Print the lines that run from the line with "caesar(s), drop(n), reverse, dedupe_adjacent" to the line with "Integer arguments: -9 <= c <= 9; 1 <= n <= 4.", keeping both end lines, exactly as they appear in the entries below, and nothing else.

----

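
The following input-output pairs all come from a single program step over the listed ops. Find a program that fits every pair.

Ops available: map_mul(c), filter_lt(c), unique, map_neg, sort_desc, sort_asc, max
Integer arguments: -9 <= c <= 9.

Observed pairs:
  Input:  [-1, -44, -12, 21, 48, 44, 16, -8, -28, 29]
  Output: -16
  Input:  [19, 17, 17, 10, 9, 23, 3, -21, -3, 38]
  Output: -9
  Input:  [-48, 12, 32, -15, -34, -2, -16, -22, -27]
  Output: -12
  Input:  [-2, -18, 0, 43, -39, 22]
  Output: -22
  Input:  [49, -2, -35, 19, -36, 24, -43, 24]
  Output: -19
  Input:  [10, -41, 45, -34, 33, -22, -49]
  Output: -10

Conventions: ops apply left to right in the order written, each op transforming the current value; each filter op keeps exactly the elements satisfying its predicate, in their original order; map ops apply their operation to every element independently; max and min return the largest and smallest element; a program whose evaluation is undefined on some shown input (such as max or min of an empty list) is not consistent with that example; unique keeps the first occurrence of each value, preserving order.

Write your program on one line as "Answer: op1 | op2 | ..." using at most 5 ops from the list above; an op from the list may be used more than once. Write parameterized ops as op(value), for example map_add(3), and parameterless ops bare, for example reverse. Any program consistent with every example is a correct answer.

map_neg | filter_lt(6) | filter_lt(-5) | max

Check, running the answer program on each example:
  [-1, -44, -12, 21, 48, 44, 16, -8, -28, 29] -> [1, 44, 12, -21, -48, -44, -16, 8, 28, -29] -> [1, -21, -48, -44, -16, -29] -> [-21, -48, -44, -16, -29] -> -16
  [19, 17, 17, 10, 9, 23, 3, -21, -3, 38] -> [-19, -17, -17, -10, -9, -23, -3, 21, 3, -38] -> [-19, -17, -17, -10, -9, -23, -3, 3, -38] -> [-19, -17, -17, -10, -9, -23, -38] -> -9
  [-48, 12, 32, -15, -34, -2, -16, -22, -27] -> [48, -12, -32, 15, 34, 2, 16, 22, 27] -> [-12, -32, 2] -> [-12, -32] -> -12
  [-2, -18, 0, 43, -39, 22] -> [2, 18, 0, -43, 39, -22] -> [2, 0, -43, -22] -> [-43, -22] -> -22
  [49, -2, -35, 19, -36, 24, -43, 24] -> [-49, 2, 35, -19, 36, -24, 43, -24] -> [-49, 2, -19, -24, -24] -> [-49, -19, -24, -24] -> -19
  [10, -41, 45, -34, 33, -22, -49] -> [-10, 41, -45, 34, -33, 22, 49] -> [-10, -45, -33] -> [-10, -45, -33] -> -10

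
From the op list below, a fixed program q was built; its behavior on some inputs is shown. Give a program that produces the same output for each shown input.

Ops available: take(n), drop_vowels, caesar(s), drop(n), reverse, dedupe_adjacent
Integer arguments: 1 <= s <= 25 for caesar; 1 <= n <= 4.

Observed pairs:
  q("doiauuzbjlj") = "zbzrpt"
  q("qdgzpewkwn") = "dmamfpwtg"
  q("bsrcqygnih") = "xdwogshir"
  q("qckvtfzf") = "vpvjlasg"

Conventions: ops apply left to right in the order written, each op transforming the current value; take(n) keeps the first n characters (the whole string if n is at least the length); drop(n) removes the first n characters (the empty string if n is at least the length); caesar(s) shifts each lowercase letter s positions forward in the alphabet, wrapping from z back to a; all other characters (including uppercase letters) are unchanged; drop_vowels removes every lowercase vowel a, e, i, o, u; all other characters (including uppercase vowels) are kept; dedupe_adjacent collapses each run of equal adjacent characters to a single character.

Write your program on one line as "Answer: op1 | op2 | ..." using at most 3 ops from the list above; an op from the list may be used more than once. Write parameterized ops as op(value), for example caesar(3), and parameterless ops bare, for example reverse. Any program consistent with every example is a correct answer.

reverse | drop_vowels | caesar(16)

Check, running the answer program on each example:
  "doiauuzbjlj" -> "jljbzuuaiod" -> "jljbzd" -> "zbzrpt"
  "qdgzpewkwn" -> "nwkwepzgdq" -> "nwkwpzgdq" -> "dmamfpwtg"
  "bsrcqygnih" -> "hingyqcrsb" -> "hngyqcrsb" -> "xdwogshir"
  "qckvtfzf" -> "fzftvkcq" -> "fzftvkcq" -> "vpvjlasg"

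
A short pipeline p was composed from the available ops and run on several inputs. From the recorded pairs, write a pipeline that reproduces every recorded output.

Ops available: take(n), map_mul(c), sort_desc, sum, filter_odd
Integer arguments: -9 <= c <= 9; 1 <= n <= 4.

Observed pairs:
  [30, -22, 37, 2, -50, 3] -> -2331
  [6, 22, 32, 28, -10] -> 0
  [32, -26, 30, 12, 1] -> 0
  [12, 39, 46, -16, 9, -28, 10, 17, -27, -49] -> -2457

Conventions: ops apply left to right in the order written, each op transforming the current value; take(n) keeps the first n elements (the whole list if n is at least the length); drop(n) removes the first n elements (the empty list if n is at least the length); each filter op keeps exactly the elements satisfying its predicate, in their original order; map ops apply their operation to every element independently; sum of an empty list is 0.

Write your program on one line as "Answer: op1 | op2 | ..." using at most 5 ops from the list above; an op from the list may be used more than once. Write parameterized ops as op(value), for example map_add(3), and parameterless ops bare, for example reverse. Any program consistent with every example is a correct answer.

map_mul(9) | map_mul(-7) | take(4) | filter_odd | sum

Check, running the answer program on each example:
  [30, -22, 37, 2, -50, 3] -> [270, -198, 333, 18, -450, 27] -> [-1890, 1386, -2331, -126, 3150, -189] -> [-1890, 1386, -2331, -126] -> [-2331] -> -2331
  [6, 22, 32, 28, -10] -> [54, 198, 288, 252, -90] -> [-378, -1386, -2016, -1764, 630] -> [-378, -1386, -2016, -1764] -> [] -> 0
  [32, -26, 30, 12, 1] -> [288, -234, 270, 108, 9] -> [-2016, 1638, -1890, -756, -63] -> [-2016, 1638, -1890, -756] -> [] -> 0
  [12, 39, 46, -16, 9, -28, 10, 17, -27, -49] -> [108, 351, 414, -144, 81, -252, 90, 153, -243, -441] -> [-756, -2457, -2898, 1008, -567, 1764, -630, -1071, 1701, 3087] -> [-756, -2457, -2898, 1008] -> [-2457] -> -2457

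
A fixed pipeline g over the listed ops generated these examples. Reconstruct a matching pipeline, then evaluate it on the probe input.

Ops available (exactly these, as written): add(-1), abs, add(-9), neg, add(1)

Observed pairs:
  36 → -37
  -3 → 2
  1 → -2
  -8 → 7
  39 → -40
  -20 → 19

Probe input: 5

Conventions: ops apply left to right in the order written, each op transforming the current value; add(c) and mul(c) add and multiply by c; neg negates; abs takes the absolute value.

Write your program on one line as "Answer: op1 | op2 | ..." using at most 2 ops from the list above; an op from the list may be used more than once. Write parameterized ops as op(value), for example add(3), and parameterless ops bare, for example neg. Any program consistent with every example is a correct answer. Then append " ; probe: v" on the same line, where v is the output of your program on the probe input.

add(1) | neg ; probe: -6

Check, running the answer program on each example:
  36 -> 37 -> -37
  -3 -> -2 -> 2
  1 -> 2 -> -2
  -8 -> -7 -> 7
  39 -> 40 -> -40
  -20 -> -19 -> 19
  probe: 5 -> 6 -> -6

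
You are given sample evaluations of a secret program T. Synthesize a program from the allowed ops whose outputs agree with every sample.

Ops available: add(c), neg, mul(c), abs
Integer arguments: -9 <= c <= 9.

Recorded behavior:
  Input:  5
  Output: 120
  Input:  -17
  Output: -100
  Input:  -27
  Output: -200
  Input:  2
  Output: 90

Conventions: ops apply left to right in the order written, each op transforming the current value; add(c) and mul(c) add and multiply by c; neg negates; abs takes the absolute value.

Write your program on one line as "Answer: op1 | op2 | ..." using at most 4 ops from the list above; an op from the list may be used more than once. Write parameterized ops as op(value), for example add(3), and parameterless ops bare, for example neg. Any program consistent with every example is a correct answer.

add(7) | mul(-5) | mul(-2)

Check, running the answer program on each example:
  5 -> 12 -> -60 -> 120
  -17 -> -10 -> 50 -> -100
  -27 -> -20 -> 100 -> -200
  2 -> 9 -> -45 -> 90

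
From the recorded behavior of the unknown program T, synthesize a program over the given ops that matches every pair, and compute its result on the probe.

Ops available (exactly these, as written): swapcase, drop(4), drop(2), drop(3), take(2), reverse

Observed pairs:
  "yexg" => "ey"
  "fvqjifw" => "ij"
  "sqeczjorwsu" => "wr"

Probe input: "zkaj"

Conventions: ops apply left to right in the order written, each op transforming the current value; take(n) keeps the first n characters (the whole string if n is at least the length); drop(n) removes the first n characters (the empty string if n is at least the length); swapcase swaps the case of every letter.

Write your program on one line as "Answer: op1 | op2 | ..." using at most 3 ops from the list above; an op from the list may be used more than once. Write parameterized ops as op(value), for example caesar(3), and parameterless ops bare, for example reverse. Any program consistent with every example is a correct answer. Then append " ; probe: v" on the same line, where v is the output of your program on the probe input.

reverse | drop(2) | take(2) ; probe: "kz"

Check, running the answer program on each example:
  "yexg" -> "gxey" -> "ey" -> "ey"
  "fvqjifw" -> "wfijqvf" -> "ijqvf" -> "ij"
  "sqeczjorwsu" -> "uswrojzceqs" -> "wrojzceqs" -> "wr"
  probe: "zkaj" -> "jakz" -> "kz" -> "kz"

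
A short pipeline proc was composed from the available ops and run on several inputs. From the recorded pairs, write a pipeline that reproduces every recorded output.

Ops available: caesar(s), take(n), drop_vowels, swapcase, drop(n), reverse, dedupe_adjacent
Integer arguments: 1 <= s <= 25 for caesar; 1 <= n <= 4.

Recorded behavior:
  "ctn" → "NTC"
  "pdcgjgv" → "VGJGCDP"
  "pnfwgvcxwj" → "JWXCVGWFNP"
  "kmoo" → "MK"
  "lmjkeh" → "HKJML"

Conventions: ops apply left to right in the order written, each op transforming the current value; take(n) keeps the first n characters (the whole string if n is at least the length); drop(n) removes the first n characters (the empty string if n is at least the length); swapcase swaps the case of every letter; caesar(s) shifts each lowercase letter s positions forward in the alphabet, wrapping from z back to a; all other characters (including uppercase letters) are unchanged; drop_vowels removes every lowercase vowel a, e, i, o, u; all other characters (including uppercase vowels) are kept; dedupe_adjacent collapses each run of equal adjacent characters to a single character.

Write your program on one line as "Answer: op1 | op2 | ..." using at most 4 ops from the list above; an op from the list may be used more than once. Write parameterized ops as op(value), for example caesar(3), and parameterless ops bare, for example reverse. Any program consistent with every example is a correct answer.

dedupe_adjacent | drop_vowels | swapcase | reverse

Check, running the answer program on each example:
  "ctn" -> "ctn" -> "ctn" -> "CTN" -> "NTC"
  "pdcgjgv" -> "pdcgjgv" -> "pdcgjgv" -> "PDCGJGV" -> "VGJGCDP"
  "pnfwgvcxwj" -> "pnfwgvcxwj" -> "pnfwgvcxwj" -> "PNFWGVCXWJ" -> "JWXCVGWFNP"
  "kmoo" -> "kmo" -> "km" -> "KM" -> "MK"
  "lmjkeh" -> "lmjkeh" -> "lmjkh" -> "LMJKH" -> "HKJML"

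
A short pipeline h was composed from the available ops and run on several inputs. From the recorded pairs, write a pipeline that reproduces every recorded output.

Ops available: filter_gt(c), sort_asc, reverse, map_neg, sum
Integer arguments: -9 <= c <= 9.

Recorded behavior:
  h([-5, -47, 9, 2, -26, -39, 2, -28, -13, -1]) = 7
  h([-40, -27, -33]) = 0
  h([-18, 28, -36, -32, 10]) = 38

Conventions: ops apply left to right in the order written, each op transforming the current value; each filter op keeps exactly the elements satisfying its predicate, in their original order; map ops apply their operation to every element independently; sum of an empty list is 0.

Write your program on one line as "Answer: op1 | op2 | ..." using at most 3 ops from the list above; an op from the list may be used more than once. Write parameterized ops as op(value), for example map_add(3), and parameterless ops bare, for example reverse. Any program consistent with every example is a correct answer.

filter_gt(-8) | sum

Check, running the answer program on each example:
  [-5, -47, 9, 2, -26, -39, 2, -28, -13, -1] -> [-5, 9, 2, 2, -1] -> 7
  [-40, -27, -33] -> [] -> 0
  [-18, 28, -36, -32, 10] -> [28, 10] -> 38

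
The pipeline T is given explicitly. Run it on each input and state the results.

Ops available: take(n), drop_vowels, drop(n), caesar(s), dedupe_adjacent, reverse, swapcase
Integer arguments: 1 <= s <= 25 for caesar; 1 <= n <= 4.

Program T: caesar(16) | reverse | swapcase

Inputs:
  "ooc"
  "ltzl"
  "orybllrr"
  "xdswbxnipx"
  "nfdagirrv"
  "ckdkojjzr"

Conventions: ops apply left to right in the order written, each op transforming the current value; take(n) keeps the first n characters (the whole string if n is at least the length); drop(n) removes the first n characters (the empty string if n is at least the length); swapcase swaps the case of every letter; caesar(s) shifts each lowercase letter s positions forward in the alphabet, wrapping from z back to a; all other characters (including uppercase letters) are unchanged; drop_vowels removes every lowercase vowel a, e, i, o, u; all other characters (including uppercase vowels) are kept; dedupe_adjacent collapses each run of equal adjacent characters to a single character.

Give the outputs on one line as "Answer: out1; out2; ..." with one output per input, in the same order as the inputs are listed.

Execution, op by op:
  "ooc" -> "ees" -> "see" -> "SEE"
  "ltzl" -> "bjpb" -> "bpjb" -> "BPJB"
  "orybllrr" -> "ehorbbhh" -> "hhbbrohe" -> "HHBBROHE"
  "xdswbxnipx" -> "ntimrndyfn" -> "nfydnrmitn" -> "NFYDNRMITN"
  "nfdagirrv" -> "dvtqwyhhl" -> "lhhywqtvd" -> "LHHYWQTVD"
  "ckdkojjzr" -> "sataezzph" -> "hpzzeatas" -> "HPZZEATAS"

"SEE"; "BPJB"; "HHBBROHE"; "NFYDNRMITN"; "LHHYWQTVD"; "HPZZEATAS"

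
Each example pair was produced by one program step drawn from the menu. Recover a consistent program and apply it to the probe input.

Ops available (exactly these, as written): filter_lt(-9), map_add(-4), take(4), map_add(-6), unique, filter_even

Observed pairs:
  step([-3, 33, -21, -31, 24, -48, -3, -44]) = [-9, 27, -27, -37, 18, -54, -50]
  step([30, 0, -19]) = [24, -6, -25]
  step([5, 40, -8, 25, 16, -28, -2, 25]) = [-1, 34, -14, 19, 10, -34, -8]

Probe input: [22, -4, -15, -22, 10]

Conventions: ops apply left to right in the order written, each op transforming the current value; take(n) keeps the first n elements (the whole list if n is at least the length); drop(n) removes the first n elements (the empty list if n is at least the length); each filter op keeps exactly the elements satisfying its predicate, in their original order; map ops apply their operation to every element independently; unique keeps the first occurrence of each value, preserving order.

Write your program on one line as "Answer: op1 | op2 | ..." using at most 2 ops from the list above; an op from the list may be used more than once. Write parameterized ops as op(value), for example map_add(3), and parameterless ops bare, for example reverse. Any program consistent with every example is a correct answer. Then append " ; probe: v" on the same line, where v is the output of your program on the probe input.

unique | map_add(-6) ; probe: [16, -10, -21, -28, 4]

Check, running the answer program on each example:
  [-3, 33, -21, -31, 24, -48, -3, -44] -> [-3, 33, -21, -31, 24, -48, -44] -> [-9, 27, -27, -37, 18, -54, -50]
  [30, 0, -19] -> [30, 0, -19] -> [24, -6, -25]
  [5, 40, -8, 25, 16, -28, -2, 25] -> [5, 40, -8, 25, 16, -28, -2] -> [-1, 34, -14, 19, 10, -34, -8]
  probe: [22, -4, -15, -22, 10] -> [22, -4, -15, -22, 10] -> [16, -10, -21, -28, 4]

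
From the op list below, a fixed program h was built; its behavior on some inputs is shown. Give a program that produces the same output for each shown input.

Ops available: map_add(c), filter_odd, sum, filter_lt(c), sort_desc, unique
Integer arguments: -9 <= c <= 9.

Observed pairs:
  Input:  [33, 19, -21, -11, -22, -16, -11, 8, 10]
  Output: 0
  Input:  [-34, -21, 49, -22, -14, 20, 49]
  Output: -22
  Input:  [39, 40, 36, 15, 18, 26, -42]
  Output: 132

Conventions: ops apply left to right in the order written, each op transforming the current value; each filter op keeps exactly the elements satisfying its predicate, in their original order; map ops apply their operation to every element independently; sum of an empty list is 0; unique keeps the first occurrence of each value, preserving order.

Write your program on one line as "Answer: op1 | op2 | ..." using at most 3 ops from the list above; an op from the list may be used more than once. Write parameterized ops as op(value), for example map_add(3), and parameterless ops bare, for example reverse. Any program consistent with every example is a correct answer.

unique | sort_desc | sum

Check, running the answer program on each example:
  [33, 19, -21, -11, -22, -16, -11, 8, 10] -> [33, 19, -21, -11, -22, -16, 8, 10] -> [33, 19, 10, 8, -11, -16, -21, -22] -> 0
  [-34, -21, 49, -22, -14, 20, 49] -> [-34, -21, 49, -22, -14, 20] -> [49, 20, -14, -21, -22, -34] -> -22
  [39, 40, 36, 15, 18, 26, -42] -> [39, 40, 36, 15, 18, 26, -42] -> [40, 39, 36, 26, 18, 15, -42] -> 132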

----

* _SOLUTION TO THIS PROBLEM_
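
Ops available: take(n), drop_vowels, caesar(s), drop(n), reverse, dedupe_adjacent
Integer arguments: 1 <= s <= 25 for caesar; 1 <= n <= 4.

Observed pairs:
  q("doiauuzbjlj") = "zbzrpt"
  q("qdgzpewkwn") = "dmamfpwtg"
  q("bsrcqygnih") = "xdwogshir"
  q("qckvtfzf") = "vpvjlasg"

Conventions: ops apply left to right in the order written, each op transforming the current value; take(n) keeps the first n characters (the whole string if n is at least the length); drop(n) removes the first n characters (the empty string if n is at least the length); caesar(s) shifts each lowercase letter s positions forward in the alphabet, wrapping from z back to a; all other characters (including uppercase letters) are unchanged; drop_vowels removes every lowercase vowel a, e, i, o, u; all other characters (including uppercase vowels) are kept; dedupe_adjacent collapses each run of equal adjacent characters to a single character.

Write your program on one line as "Answer: op1 | op2 | ..." using at most 3 ops from the list above; an op from the list may be used more than once. Write parameterized ops as op(value), for example caesar(3), and parameterless ops bare, for example reverse. Any program consistent with every example is a correct answer.

reverse | drop_vowels | caesar(16)

Check, running the answer program on each example:
  "doiauuzbjlj" -> "jljbzuuaiod" -> "jljbzd" -> "zbzrpt"
  "qdgzpewkwn" -> "nwkwepzgdq" -> "nwkwpzgdq" -> "dmamfpwtg"
  "bsrcqygnih" -> "hingyqcrsb" -> "hngyqcrsb" -> "xdwogshir"
  "qckvtfzf" -> "fzftvkcq" -> "fzftvkcq" -> "vpvjlasg"

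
A short pipeline p was composed from the available ops and run on several inputs. From the recorded pairs, write a pipeline that reproduces every recorded output.

Ops available: take(n), map_mul(c), sort_desc, sum, filter_odd
Integer arguments: -9 <= c <= 9; 1 <= n <= 4.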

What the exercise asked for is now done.